REQUIRED ACTION: Your answer should consist only of the lines from the line containing "plate (width 280" through the last line below, each repeated exactly.

[Saved entries]

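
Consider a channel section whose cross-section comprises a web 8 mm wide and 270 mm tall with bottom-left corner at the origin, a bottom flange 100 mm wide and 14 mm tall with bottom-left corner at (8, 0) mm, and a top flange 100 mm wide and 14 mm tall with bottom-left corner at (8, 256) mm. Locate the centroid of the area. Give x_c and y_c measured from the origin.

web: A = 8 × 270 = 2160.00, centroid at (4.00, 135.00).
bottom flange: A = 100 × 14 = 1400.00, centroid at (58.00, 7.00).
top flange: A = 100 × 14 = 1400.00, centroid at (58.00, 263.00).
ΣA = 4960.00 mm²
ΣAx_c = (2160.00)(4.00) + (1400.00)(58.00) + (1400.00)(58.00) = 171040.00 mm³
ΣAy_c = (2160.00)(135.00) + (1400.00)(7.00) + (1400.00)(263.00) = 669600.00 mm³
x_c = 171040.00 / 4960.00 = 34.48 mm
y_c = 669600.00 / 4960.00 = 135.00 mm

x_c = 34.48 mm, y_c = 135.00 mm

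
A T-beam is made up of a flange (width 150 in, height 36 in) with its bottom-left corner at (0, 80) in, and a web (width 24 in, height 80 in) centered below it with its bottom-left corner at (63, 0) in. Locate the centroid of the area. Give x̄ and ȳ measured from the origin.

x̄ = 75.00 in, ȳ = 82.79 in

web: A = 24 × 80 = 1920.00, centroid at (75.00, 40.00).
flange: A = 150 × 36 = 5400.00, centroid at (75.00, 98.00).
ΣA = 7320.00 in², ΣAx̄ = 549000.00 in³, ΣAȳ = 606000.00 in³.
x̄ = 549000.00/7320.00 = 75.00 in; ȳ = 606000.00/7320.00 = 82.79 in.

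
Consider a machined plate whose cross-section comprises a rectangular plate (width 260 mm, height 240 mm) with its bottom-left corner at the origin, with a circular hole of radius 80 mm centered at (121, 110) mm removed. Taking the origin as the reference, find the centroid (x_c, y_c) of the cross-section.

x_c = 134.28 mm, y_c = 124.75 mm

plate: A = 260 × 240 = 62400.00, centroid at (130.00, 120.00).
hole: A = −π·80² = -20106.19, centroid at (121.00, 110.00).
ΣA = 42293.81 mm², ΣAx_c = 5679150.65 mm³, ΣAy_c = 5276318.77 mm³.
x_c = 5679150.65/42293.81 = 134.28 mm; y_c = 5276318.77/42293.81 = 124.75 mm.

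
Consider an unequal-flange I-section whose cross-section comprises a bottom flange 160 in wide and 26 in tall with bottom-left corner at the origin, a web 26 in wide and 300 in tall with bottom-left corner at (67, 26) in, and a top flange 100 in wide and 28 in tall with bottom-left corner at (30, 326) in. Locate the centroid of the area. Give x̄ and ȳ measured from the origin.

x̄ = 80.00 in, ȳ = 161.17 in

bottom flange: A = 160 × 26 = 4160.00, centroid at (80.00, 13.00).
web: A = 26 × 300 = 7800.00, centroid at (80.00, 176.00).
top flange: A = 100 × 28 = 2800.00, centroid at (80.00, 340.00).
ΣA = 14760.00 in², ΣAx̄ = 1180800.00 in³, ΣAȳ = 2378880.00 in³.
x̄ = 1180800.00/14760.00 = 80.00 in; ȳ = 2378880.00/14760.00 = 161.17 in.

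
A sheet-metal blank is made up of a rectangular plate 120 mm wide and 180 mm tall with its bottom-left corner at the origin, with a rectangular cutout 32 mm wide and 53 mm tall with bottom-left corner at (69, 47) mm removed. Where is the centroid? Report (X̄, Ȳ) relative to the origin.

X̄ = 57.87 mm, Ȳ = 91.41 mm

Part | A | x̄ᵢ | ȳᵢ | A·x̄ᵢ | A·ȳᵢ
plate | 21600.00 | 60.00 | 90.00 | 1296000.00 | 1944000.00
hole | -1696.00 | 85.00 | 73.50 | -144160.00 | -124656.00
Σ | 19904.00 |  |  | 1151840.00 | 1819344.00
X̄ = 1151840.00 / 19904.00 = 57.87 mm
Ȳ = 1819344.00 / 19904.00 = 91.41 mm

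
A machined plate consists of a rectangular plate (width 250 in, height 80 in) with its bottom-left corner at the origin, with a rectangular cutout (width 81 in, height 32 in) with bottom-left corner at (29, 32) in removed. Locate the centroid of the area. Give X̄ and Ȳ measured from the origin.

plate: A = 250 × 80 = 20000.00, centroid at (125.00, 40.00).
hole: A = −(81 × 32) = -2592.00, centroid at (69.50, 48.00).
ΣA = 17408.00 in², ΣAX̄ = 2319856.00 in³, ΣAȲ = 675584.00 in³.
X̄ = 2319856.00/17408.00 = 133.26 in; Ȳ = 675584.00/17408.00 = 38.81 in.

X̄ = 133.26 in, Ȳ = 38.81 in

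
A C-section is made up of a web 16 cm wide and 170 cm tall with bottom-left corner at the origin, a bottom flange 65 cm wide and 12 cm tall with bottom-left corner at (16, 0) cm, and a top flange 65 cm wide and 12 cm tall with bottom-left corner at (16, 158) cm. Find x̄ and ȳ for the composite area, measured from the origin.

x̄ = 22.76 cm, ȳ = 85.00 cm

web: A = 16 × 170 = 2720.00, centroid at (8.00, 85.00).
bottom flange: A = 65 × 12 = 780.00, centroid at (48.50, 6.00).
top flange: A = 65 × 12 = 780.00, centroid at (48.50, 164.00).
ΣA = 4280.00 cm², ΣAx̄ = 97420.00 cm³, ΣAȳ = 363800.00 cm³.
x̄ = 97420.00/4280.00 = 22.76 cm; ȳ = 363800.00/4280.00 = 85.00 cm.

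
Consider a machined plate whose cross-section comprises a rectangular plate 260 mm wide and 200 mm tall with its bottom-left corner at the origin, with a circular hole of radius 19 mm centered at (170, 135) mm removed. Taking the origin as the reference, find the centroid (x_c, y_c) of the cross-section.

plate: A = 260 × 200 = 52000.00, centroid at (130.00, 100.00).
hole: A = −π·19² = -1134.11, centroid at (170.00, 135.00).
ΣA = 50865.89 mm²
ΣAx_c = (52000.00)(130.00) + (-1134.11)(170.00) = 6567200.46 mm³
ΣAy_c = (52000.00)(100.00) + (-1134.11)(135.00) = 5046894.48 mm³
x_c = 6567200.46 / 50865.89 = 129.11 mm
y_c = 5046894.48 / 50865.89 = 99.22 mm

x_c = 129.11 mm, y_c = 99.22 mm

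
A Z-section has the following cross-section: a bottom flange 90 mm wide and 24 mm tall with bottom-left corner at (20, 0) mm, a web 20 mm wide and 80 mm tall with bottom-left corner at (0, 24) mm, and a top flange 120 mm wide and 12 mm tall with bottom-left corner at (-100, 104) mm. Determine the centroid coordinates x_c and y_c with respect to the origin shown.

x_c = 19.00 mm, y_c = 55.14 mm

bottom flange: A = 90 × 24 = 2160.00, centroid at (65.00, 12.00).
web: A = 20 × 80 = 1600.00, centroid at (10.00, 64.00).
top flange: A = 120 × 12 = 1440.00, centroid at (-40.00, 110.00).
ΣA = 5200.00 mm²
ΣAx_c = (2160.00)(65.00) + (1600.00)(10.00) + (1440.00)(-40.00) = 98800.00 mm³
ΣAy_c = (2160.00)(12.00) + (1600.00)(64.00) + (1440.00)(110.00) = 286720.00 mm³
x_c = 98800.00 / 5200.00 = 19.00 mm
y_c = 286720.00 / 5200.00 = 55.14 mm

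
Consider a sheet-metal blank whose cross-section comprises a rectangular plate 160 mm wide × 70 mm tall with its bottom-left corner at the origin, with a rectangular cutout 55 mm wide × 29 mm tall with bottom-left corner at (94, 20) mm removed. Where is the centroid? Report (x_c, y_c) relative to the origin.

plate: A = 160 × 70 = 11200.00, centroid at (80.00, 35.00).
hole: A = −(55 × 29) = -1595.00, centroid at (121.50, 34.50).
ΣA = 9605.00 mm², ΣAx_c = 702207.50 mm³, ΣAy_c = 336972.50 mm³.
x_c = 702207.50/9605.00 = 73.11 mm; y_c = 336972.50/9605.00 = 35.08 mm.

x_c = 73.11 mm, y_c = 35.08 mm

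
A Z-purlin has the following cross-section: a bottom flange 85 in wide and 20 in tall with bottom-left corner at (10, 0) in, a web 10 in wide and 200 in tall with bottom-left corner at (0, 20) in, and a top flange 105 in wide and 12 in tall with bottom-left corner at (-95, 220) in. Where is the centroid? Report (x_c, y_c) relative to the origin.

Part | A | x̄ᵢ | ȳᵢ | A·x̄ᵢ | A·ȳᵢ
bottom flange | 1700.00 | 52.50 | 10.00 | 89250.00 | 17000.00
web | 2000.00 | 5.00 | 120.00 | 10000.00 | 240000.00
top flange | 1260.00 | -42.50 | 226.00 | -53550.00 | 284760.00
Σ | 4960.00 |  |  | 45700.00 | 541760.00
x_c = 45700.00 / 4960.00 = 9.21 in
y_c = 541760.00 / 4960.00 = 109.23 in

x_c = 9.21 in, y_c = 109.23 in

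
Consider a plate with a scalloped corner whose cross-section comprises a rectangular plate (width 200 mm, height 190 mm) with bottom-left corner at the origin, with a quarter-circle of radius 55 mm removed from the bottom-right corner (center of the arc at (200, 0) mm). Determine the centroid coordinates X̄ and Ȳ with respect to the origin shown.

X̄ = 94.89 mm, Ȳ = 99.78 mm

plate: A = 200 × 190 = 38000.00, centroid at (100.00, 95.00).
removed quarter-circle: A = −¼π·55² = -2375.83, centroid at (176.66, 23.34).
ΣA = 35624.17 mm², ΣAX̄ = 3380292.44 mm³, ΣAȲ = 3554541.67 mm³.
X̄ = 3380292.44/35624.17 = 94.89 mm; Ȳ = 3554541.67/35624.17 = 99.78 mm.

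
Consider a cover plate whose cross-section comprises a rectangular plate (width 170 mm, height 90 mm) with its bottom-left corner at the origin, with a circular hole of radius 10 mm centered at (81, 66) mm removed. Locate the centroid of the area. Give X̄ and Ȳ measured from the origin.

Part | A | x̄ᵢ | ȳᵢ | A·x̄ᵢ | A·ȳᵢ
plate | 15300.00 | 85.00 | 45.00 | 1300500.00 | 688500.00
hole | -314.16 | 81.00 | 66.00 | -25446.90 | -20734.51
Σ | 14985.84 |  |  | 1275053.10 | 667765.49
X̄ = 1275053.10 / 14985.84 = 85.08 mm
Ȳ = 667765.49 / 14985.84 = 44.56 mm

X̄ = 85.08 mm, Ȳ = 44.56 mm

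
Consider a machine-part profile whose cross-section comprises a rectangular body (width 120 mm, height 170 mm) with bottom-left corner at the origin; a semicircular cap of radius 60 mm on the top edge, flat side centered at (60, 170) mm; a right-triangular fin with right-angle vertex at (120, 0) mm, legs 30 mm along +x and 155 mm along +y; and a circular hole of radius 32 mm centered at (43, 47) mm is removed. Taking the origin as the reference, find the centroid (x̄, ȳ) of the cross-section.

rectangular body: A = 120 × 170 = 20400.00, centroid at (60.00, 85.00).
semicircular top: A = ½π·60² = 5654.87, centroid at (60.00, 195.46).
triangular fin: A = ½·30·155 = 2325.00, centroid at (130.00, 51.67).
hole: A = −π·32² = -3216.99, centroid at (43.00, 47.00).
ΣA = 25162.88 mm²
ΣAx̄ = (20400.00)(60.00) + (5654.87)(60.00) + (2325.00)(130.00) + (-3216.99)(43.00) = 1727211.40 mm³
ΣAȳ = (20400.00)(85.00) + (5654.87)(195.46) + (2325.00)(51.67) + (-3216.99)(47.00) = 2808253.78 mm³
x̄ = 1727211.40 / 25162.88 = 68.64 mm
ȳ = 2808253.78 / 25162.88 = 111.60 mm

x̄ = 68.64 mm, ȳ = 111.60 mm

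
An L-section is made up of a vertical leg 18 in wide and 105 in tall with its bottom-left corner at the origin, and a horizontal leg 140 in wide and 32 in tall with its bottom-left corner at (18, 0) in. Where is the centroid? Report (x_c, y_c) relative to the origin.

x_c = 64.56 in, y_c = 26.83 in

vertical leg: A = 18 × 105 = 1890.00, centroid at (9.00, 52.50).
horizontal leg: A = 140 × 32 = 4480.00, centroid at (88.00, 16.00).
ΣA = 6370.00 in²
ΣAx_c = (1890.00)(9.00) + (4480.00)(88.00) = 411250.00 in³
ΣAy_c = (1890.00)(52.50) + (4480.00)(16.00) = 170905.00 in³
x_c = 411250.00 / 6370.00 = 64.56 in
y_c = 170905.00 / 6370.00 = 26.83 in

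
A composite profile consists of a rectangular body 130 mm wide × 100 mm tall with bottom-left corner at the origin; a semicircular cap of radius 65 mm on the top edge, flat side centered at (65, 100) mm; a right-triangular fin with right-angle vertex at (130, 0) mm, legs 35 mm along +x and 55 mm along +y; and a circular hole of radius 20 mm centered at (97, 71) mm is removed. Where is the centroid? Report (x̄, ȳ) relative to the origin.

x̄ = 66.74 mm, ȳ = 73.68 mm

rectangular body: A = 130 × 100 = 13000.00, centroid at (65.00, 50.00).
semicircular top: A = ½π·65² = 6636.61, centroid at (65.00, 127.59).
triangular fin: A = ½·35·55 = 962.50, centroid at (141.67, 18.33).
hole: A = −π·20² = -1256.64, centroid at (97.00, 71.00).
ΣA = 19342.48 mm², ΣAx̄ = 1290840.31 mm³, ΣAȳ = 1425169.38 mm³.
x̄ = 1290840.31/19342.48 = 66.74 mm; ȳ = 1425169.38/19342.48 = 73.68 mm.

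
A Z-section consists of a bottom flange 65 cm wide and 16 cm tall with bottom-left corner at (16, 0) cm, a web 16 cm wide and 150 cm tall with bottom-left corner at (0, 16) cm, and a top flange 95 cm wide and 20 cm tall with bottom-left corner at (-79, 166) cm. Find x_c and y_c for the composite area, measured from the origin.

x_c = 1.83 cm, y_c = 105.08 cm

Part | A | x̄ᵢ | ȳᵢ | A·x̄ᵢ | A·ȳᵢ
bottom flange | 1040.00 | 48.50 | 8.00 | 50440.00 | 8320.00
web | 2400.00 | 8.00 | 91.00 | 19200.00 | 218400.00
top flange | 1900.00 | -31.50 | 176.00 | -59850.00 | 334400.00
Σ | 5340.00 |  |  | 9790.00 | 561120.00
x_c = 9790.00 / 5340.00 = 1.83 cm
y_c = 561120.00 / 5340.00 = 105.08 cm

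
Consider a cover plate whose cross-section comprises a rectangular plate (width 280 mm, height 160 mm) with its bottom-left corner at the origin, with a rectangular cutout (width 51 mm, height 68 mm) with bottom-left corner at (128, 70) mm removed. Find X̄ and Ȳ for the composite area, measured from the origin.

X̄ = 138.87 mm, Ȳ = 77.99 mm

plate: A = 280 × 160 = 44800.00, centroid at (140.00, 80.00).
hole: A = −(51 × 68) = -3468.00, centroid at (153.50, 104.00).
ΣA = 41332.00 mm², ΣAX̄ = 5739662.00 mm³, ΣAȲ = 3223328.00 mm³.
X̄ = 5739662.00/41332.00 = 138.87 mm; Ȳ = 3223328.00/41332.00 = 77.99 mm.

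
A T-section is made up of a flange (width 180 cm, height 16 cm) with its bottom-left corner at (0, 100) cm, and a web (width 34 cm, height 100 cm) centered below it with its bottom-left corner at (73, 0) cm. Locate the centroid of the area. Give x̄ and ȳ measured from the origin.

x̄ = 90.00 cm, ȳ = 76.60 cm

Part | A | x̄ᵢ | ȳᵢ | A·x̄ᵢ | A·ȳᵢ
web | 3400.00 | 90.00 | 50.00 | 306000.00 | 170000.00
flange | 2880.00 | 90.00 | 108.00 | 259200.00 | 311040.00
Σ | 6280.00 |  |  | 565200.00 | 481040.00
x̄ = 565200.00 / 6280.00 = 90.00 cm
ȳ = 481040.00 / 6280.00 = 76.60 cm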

TASK OUTPUT:
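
Consider a cover plate whose cross-section comprises a rectangular plate (width 280 mm, height 160 mm) with its bottom-left corner at the origin, with a rectangular cutout (width 51 mm, height 68 mm) with bottom-left corner at (128, 70) mm removed. Find X̄ and Ȳ for the composite area, measured from the origin.

X̄ = 138.87 mm, Ȳ = 77.99 mm

plate: A = 280 × 160 = 44800.00, centroid at (140.00, 80.00).
hole: A = −(51 × 68) = -3468.00, centroid at (153.50, 104.00).
ΣA = 41332.00 mm², ΣAX̄ = 5739662.00 mm³, ΣAȲ = 3223328.00 mm³.
X̄ = 5739662.00/41332.00 = 138.87 mm; Ȳ = 3223328.00/41332.00 = 77.99 mm.

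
A T-section is made up of a flange (width 180 cm, height 16 cm) with its bottom-left corner at (0, 100) cm, and a web (width 34 cm, height 100 cm) centered below it with its bottom-left corner at (73, 0) cm. Locate the centroid of the area. Give x̄ and ȳ measured from the origin.

x̄ = 90.00 cm, ȳ = 76.60 cm

Part | A | x̄ᵢ | ȳᵢ | A·x̄ᵢ | A·ȳᵢ
web | 3400.00 | 90.00 | 50.00 | 306000.00 | 170000.00
flange | 2880.00 | 90.00 | 108.00 | 259200.00 | 311040.00
Σ | 6280.00 |  |  | 565200.00 | 481040.00
x̄ = 565200.00 / 6280.00 = 90.00 cm
ȳ = 481040.00 / 6280.00 = 76.60 cm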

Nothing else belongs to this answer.